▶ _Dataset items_
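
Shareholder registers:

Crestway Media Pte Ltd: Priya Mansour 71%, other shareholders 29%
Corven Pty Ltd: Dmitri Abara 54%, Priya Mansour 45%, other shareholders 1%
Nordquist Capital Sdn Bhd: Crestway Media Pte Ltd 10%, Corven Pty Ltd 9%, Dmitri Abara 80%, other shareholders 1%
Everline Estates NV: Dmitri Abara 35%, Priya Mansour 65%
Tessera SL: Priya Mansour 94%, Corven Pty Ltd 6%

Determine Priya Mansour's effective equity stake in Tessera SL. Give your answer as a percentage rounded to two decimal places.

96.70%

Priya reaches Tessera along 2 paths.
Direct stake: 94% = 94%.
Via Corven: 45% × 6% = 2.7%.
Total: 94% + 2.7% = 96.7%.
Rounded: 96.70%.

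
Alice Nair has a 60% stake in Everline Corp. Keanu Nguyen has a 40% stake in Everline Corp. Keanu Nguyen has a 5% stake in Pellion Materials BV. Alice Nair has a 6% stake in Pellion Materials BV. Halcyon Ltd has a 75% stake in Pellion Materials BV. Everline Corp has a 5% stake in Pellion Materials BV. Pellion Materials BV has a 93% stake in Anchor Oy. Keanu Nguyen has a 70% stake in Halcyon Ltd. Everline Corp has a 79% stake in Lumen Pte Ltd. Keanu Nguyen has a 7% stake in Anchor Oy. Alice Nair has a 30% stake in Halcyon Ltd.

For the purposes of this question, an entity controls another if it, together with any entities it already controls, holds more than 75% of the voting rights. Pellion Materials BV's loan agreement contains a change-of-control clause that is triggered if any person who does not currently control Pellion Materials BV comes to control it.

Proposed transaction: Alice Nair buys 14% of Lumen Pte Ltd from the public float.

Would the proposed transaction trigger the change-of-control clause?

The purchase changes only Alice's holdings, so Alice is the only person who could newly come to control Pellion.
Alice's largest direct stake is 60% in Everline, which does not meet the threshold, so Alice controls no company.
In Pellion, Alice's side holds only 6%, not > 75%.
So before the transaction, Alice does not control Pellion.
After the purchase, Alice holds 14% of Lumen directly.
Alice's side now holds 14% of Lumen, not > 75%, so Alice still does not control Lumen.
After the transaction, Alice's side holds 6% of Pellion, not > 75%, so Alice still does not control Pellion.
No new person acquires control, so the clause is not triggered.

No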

--

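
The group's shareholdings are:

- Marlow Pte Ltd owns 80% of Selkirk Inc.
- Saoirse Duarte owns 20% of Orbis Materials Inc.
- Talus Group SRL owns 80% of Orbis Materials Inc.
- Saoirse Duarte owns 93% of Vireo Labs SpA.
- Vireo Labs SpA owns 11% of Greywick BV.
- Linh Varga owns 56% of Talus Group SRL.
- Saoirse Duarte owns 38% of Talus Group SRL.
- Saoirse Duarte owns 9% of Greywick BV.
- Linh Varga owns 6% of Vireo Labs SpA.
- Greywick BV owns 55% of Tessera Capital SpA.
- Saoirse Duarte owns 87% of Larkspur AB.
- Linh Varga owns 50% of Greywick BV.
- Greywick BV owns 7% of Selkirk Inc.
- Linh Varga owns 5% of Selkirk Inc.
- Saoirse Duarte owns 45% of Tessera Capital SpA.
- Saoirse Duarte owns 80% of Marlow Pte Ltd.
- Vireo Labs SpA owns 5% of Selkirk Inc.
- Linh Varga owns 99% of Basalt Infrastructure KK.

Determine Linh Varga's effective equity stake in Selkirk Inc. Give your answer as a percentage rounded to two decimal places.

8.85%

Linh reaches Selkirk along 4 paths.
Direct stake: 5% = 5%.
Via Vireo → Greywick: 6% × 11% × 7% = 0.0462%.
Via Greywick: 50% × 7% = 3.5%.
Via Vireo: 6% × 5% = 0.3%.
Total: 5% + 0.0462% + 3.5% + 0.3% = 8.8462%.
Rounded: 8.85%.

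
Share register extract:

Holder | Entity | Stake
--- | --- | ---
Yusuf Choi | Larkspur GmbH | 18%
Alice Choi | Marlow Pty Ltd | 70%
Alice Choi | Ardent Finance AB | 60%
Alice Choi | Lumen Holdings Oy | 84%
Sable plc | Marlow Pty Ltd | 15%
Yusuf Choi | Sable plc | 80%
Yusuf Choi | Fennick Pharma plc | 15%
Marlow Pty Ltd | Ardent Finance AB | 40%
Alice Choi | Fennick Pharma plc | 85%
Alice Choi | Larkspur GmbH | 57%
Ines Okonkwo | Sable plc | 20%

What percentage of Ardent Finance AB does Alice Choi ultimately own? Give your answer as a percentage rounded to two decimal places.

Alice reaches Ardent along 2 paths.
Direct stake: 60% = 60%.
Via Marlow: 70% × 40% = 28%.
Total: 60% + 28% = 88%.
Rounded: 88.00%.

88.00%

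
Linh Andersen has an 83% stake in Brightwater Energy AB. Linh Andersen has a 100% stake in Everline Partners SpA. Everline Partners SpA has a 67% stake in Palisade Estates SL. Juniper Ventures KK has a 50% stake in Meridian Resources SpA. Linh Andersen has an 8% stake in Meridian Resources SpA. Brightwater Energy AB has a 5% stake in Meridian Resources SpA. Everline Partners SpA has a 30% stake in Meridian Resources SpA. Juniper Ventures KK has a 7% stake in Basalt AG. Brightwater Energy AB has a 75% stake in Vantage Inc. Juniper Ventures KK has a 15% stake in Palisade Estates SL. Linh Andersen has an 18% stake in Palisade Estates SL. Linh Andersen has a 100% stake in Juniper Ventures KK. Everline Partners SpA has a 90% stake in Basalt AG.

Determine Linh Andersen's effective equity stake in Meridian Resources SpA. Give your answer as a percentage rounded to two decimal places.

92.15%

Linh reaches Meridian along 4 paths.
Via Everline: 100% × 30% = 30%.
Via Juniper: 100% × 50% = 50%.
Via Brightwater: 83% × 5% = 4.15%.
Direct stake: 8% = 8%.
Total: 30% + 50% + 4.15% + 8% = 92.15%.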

---

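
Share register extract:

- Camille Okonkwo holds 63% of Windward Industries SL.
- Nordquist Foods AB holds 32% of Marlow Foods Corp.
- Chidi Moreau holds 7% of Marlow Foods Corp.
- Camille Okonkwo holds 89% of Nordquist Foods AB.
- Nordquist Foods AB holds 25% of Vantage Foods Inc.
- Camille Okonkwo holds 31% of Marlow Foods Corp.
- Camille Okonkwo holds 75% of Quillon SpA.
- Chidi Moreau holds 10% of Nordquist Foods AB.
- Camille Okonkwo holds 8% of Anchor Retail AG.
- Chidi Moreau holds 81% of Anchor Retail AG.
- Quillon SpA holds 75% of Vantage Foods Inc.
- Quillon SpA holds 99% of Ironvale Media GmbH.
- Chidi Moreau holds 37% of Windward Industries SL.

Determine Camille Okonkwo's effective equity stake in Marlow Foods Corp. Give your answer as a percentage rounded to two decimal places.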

▶ _WHAT YOU NEED TO DO_
Please find, in the entries above, every line where "Okonkwo" occurs, and copy it.

▶ _WRITTEN SOLUTION_
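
Ines Okonkwo | Sable plc | 20%
- Camille Okonkwo holds 63% of Windward Industries SL.
- Camille Okonkwo holds 89% of Nordquist Foods AB.
- Camille Okonkwo holds 31% of Marlow Foods Corp.
- Camille Okonkwo holds 75% of Quillon SpA.
- Camille Okonkwo holds 8% of Anchor Retail AG.
Determine Camille Okonkwo's effective equity stake in Marlow Foods Corp. Give your answer as a percentage rounded to two decimal places.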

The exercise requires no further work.